**Task to carry out**
For these records, count the lines containing the word "runs" and respond with the number alone.

**Material for this exercise**
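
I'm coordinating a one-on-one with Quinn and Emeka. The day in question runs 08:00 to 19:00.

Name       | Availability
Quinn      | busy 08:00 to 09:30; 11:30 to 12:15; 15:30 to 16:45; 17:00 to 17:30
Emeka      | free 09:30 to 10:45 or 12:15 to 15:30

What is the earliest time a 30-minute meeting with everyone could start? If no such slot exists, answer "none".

09:30

Quinn free: 09:30-11:30, 12:15-15:30, 16:45-17:00, 17:30-19:00 (invert busy blocks within the working day).
Emeka free: 09:30-10:45, 12:15-15:30.
Quinn ∩ Emeka: 09:30-10:45, 12:15-15:30.
The first common window of at least 30 minutes is 09:30-10:45, so the earliest start is 09:30.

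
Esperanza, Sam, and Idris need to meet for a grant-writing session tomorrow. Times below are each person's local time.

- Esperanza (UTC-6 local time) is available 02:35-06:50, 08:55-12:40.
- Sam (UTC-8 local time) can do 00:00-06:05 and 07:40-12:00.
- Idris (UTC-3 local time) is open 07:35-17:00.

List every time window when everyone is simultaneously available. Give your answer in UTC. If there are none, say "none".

Esperanza in UTC: 08:35-12:50, 14:55-18:40 (add 6h to convert from UTC-6).
Sam in UTC: 08:00-14:05, 15:40-20:00 (add 8h to convert from UTC-8).
Idris in UTC: 10:35-20:00 (add 3h to convert from UTC-3).
Esperanza ∩ Sam: 08:35-12:50, 15:40-18:40.
Esperanza ∩ Sam ∩ Idris: 10:35-12:50, 15:40-18:40.
Those are the intersection windows.

10:35-12:50, 15:40-18:40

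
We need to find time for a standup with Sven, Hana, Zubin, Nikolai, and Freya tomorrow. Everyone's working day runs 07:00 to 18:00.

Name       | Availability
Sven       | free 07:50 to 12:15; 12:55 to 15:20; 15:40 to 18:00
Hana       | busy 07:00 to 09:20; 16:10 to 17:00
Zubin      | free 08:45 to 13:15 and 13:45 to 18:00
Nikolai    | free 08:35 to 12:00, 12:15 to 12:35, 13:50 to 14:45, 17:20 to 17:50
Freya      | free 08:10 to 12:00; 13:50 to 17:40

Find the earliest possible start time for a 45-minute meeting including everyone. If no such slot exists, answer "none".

Sven free: 07:50-12:15, 12:55-15:20, 15:40-18:00.
Hana free: 09:20-16:10, 17:00-18:00 (invert busy blocks within the working day).
Zubin free: 08:45-13:15, 13:45-18:00.
Nikolai free: 08:35-12:00, 12:15-12:35, 13:50-14:45, 17:20-17:50.
Freya free: 08:10-12:00, 13:50-17:40.
Sven ∩ Hana: 09:20-12:15, 12:55-15:20, 15:40-16:10, 17:00-18:00.
Sven ∩ Hana ∩ Zubin: 09:20-12:15, 12:55-13:15, 13:45-15:20, 15:40-16:10, 17:00-18:00.
Sven ∩ Hana ∩ Zubin ∩ Nikolai: 09:20-12:00, 13:50-14:45, 17:20-17:50.
Sven ∩ Hana ∩ Zubin ∩ Nikolai ∩ Freya: 09:20-12:00, 13:50-14:45, 17:20-17:40.
So the common availability across everyone is 09:20-12:00, 13:50-14:45, 17:20-17:40.
The first common window of at least 45 minutes is 09:20-12:00, so the earliest start is 09:20.

09:20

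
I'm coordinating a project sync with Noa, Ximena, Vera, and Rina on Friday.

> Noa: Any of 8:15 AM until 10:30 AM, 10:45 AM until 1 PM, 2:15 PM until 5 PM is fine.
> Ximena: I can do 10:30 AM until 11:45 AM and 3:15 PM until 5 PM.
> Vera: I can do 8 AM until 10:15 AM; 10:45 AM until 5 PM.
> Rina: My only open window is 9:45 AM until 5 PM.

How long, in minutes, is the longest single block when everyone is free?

Noa ∩ Ximena: 10:45-11:45, 15:15-17:00.
Noa ∩ Ximena ∩ Vera: 10:45-11:45, 15:15-17:00.
Noa ∩ Ximena ∩ Vera ∩ Rina: 10:45-11:45, 15:15-17:00.
The longest is 15:15-17:00 at 105 minutes.

105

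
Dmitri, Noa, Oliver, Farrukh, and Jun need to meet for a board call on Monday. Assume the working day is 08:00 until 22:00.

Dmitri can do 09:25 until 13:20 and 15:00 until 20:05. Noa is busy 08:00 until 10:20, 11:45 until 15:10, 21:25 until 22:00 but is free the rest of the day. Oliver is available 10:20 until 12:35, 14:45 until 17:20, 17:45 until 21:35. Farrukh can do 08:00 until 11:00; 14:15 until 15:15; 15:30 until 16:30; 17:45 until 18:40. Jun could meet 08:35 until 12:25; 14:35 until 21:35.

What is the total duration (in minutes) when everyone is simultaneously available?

Dmitri free: 09:25-13:20, 15:00-20:05.
Noa free: 10:20-11:45, 15:10-21:25 (invert busy blocks within the working day).
Oliver free: 10:20-12:35, 14:45-17:20, 17:45-21:35.
Farrukh free: 08:00-11:00, 14:15-15:15, 15:30-16:30, 17:45-18:40.
Jun free: 08:35-12:25, 14:35-21:35.
Dmitri ∩ Noa: 10:20-11:45, 15:10-20:05.
Dmitri ∩ Noa ∩ Oliver: 10:20-11:45, 15:10-17:20, 17:45-20:05.
Dmitri ∩ Noa ∩ Oliver ∩ Farrukh: 10:20-11:00, 15:10-15:15, 15:30-16:30, 17:45-18:40.
Dmitri ∩ Noa ∩ Oliver ∩ Farrukh ∩ Jun: 10:20-11:00, 15:10-15:15, 15:30-16:30, 17:45-18:40.
So the common availability across everyone is 10:20-11:00, 15:10-15:15, 15:30-16:30, 17:45-18:40.
Summing the common windows: 40 + 5 + 60 + 55 = 160 minutes.

160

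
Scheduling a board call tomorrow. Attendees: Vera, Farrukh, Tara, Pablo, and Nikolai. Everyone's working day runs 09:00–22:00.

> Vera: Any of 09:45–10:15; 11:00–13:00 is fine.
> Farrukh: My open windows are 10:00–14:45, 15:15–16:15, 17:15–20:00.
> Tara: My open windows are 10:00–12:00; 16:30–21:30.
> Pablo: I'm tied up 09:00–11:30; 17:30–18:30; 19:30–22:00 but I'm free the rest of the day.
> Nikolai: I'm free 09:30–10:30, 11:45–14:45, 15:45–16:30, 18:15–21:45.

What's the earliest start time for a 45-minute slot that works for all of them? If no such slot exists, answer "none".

none

Vera free: 09:45-10:15, 11:00-13:00.
Farrukh free: 10:00-14:45, 15:15-16:15, 17:15-20:00.
Tara free: 10:00-12:00, 16:30-21:30.
Pablo free: 11:30-17:30, 18:30-19:30 (invert busy blocks within the working day).
Nikolai free: 09:30-10:30, 11:45-14:45, 15:45-16:30, 18:15-21:45.
Vera ∩ Farrukh: 10:00-10:15, 11:00-13:00.
Vera ∩ Farrukh ∩ Tara: 10:00-10:15, 11:00-12:00.
Vera ∩ Farrukh ∩ Tara ∩ Pablo: 11:30-12:00.
Vera ∩ Farrukh ∩ Tara ∩ Pablo ∩ Nikolai: 11:45-12:00.
No common window is at least 45 minutes long.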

**Task solution**
3